#### What is expected
Lines outside the range are not wanted. Give again exactly the lines between the line holding "11 committee members each" and the line holding "- 4 committee", inclusive, from the listing below.

#### Data shown

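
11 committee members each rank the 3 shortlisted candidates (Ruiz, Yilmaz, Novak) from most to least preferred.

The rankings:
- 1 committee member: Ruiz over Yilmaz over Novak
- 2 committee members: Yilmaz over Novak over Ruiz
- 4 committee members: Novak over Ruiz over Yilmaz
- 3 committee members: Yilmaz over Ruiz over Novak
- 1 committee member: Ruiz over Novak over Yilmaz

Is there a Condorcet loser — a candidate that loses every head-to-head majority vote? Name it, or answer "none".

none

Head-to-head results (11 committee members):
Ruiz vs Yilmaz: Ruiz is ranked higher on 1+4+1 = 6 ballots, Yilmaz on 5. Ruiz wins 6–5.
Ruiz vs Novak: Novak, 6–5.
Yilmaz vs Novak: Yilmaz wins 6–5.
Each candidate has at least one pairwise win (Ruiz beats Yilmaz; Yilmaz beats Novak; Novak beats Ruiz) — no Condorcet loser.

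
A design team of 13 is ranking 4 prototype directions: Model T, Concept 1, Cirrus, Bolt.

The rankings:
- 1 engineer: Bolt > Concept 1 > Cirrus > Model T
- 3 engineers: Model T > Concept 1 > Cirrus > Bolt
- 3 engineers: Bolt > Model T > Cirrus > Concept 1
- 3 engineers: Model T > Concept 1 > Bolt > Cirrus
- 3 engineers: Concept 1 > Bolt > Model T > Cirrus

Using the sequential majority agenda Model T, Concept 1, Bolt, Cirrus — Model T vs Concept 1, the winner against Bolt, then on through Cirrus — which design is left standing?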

...

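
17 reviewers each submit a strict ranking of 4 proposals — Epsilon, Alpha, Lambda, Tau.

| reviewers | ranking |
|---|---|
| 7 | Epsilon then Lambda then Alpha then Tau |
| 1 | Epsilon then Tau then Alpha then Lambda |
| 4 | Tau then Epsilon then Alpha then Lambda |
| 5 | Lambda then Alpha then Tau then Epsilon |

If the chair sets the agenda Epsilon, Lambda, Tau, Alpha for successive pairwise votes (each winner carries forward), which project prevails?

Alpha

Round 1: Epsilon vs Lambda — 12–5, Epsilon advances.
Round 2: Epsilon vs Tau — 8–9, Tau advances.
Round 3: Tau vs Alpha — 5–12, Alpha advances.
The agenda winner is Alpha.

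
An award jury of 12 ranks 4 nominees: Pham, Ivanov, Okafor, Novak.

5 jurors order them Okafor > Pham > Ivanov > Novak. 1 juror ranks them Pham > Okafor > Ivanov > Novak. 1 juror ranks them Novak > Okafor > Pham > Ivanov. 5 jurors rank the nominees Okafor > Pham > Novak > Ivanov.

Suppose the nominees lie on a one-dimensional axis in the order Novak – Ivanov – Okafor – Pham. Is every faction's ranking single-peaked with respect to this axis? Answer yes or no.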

#### Exercise result
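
11 committee members each rank the 3 shortlisted candidates (Ruiz, Yilmaz, Novak) from most to least preferred.

The rankings:
- 1 committee member: Ruiz over Yilmaz over Novak
- 2 committee members: Yilmaz over Novak over Ruiz
- 4 committee members: Novak over Ruiz over Yilmaz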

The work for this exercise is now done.